Taking the entries below from the top, restate each line exactly and end with the line containing "iorvrhtdguqt => rbesorgmptpf".

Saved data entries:
════════════════

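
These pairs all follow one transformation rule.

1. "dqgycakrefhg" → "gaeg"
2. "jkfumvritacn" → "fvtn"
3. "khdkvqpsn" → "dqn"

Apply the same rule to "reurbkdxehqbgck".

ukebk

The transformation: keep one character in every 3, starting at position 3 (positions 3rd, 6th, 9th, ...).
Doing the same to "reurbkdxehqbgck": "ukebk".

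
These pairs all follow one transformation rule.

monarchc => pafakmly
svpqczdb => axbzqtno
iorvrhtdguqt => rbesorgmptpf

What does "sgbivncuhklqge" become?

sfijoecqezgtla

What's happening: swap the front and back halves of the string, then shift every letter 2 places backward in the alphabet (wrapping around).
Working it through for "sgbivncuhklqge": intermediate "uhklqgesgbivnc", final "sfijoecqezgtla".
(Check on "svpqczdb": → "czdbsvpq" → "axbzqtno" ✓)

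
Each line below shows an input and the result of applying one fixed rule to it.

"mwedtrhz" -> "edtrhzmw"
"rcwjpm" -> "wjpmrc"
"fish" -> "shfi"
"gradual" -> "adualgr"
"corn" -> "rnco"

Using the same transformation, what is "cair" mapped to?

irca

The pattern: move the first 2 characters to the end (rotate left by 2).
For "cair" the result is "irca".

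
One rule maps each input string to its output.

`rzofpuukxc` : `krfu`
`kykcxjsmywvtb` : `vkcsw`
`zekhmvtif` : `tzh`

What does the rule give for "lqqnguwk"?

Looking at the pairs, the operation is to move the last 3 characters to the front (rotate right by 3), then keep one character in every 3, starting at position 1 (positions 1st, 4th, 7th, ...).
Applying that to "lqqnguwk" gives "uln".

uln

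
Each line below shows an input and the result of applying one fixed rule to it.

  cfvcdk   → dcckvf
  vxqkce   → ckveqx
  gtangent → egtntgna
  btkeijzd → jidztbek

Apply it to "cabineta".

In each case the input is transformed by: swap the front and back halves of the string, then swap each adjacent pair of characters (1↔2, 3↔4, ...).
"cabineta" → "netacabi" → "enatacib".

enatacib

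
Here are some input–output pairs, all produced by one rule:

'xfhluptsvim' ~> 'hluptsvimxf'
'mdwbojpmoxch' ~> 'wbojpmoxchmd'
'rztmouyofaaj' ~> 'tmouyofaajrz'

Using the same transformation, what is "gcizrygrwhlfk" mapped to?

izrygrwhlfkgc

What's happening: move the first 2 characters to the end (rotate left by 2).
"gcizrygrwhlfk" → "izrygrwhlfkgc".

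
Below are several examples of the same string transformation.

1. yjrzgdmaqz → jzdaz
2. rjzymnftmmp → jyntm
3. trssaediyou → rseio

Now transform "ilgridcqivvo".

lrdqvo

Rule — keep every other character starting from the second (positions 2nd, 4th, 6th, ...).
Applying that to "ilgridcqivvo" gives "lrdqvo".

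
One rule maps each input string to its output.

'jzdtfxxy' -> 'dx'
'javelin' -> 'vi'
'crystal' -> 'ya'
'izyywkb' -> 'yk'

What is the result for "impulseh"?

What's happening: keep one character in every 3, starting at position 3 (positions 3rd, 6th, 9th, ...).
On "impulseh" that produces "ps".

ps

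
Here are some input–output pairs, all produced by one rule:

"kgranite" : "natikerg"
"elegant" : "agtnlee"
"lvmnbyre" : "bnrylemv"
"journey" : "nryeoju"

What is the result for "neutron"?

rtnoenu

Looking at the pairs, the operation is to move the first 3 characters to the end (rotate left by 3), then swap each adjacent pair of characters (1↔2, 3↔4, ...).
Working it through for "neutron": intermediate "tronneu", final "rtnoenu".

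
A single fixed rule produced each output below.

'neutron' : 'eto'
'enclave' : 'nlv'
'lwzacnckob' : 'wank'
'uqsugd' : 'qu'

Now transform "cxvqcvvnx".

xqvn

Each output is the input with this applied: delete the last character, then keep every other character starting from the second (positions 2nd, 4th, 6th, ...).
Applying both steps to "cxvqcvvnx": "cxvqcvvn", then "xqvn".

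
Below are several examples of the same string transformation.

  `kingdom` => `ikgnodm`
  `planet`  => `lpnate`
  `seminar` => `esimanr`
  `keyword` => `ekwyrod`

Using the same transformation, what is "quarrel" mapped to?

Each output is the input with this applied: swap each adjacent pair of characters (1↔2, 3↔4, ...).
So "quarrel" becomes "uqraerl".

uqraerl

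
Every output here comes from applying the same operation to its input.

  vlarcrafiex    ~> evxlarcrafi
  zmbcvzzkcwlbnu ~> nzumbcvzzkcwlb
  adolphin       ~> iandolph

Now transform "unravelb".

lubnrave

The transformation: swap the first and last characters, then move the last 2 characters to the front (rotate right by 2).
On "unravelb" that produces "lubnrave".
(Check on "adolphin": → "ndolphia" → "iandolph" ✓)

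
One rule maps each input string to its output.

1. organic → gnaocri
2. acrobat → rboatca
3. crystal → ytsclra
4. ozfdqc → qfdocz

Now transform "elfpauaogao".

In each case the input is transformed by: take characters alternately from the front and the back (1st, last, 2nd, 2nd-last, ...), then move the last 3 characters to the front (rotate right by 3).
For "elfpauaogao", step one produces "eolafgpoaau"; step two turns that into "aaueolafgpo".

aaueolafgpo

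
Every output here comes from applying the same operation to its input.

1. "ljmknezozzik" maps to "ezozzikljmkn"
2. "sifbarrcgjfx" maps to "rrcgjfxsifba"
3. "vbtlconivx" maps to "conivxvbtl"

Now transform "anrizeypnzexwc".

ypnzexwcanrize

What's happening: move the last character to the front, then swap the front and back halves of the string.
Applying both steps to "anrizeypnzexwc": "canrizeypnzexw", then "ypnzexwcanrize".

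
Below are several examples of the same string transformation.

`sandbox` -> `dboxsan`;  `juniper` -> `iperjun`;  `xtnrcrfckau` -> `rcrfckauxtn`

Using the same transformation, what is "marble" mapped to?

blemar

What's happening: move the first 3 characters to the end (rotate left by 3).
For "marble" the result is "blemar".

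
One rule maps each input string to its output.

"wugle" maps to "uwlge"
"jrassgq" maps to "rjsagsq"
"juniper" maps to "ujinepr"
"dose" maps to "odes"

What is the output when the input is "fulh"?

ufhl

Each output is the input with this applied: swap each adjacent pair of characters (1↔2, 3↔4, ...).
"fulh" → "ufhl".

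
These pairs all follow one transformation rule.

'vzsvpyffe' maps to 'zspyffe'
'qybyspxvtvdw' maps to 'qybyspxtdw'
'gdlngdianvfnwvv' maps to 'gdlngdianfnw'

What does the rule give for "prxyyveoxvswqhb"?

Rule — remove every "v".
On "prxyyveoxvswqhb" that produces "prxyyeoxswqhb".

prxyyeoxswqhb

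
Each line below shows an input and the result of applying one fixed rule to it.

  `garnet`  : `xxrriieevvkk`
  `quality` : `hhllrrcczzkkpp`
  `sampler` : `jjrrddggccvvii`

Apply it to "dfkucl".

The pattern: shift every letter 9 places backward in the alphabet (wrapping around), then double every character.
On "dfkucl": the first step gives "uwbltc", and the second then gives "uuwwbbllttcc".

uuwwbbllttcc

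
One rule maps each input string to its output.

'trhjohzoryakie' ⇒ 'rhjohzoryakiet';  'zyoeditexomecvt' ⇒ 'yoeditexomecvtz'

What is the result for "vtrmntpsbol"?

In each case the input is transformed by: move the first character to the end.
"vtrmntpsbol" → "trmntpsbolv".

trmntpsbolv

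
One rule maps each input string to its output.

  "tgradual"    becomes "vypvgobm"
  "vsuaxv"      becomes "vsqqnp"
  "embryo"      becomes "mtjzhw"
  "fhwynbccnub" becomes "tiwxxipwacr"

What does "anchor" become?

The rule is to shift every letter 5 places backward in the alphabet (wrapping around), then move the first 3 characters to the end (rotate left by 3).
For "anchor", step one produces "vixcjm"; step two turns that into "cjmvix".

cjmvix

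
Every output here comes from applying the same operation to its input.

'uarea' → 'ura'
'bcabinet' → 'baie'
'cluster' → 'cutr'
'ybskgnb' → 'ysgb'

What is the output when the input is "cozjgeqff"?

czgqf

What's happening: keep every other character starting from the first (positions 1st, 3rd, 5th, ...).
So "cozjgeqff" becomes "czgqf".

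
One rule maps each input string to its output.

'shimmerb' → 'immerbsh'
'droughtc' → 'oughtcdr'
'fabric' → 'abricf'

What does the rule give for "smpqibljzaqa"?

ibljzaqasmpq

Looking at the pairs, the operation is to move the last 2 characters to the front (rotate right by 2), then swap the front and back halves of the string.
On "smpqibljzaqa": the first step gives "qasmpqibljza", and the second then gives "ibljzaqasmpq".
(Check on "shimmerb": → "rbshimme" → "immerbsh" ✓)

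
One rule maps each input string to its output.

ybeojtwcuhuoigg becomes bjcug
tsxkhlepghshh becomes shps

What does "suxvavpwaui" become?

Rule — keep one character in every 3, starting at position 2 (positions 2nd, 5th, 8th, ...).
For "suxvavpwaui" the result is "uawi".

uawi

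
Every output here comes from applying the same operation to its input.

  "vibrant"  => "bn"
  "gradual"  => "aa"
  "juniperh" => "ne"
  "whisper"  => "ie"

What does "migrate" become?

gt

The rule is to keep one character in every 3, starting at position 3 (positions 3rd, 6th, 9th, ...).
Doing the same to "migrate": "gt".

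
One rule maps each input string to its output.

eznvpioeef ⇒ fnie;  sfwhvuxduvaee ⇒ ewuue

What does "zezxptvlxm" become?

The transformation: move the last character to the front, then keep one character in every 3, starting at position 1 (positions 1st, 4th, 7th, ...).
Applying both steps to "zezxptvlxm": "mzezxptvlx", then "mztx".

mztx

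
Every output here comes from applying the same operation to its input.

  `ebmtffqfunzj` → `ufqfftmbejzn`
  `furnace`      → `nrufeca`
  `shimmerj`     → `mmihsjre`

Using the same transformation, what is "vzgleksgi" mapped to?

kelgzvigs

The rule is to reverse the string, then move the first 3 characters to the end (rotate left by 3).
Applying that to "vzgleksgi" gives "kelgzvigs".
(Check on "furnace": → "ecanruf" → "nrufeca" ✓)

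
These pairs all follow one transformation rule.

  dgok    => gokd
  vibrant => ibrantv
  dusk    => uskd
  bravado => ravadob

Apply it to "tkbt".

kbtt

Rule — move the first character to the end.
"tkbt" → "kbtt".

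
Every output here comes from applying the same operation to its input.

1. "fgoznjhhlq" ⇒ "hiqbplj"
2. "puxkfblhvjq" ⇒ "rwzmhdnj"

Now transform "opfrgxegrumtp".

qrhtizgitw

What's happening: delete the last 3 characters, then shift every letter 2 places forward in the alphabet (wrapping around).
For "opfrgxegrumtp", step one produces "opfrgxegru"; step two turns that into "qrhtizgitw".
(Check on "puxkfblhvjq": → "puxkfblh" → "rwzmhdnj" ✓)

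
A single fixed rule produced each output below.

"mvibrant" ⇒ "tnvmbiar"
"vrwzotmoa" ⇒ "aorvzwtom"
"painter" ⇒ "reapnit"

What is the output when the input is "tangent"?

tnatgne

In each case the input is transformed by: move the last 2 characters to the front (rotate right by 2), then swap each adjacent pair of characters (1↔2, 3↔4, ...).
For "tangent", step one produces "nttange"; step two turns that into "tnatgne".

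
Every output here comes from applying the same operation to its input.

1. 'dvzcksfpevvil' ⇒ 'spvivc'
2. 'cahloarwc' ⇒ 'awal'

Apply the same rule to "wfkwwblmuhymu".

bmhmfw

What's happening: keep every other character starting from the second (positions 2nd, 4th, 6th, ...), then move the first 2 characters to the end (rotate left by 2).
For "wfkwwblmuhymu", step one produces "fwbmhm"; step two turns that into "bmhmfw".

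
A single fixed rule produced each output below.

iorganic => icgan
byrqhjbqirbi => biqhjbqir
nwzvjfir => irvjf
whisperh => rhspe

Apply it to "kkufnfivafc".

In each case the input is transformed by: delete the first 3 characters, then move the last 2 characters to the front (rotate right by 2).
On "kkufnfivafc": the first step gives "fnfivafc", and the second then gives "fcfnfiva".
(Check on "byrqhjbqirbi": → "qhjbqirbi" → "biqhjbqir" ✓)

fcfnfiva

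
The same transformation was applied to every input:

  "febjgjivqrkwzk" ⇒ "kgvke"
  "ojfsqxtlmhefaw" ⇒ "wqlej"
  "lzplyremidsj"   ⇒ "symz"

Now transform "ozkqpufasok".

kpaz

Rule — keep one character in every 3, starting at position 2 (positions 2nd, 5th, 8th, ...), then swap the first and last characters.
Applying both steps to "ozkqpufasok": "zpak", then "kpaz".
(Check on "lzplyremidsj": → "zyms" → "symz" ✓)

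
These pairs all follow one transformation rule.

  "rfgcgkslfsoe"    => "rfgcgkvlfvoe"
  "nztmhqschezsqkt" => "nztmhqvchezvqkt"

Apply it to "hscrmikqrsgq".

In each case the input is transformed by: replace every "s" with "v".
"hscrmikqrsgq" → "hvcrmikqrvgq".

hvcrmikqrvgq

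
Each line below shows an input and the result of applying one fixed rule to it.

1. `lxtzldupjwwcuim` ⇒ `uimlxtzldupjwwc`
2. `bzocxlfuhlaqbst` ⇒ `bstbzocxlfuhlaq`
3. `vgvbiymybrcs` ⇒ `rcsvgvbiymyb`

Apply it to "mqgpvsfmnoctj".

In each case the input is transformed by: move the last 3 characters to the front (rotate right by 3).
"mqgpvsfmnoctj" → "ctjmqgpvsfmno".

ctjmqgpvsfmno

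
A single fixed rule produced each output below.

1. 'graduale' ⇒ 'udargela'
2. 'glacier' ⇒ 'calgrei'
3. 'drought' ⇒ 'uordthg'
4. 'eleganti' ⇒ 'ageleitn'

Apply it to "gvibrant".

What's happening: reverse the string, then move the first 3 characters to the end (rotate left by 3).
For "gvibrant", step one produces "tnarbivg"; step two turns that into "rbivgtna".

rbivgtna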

════════════════

RESULT FOR THIS TASK:
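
These pairs all follow one transformation rule.

1. "dqgycakrefhg" → "gaeg"
2. "jkfumvritacn" → "fvtn"
3. "khdkvqpsn" → "dqn"

Apply the same rule to "reurbkdxehqbgck".

ukebk

The transformation: keep one character in every 3, starting at position 3 (positions 3rd, 6th, 9th, ...).
Doing the same to "reurbkdxehqbgck": "ukebk".

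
These pairs all follow one transformation rule.

monarchc => pafakmly
svpqczdb => axbzqtno
iorvrhtdguqt => rbesorgmptpf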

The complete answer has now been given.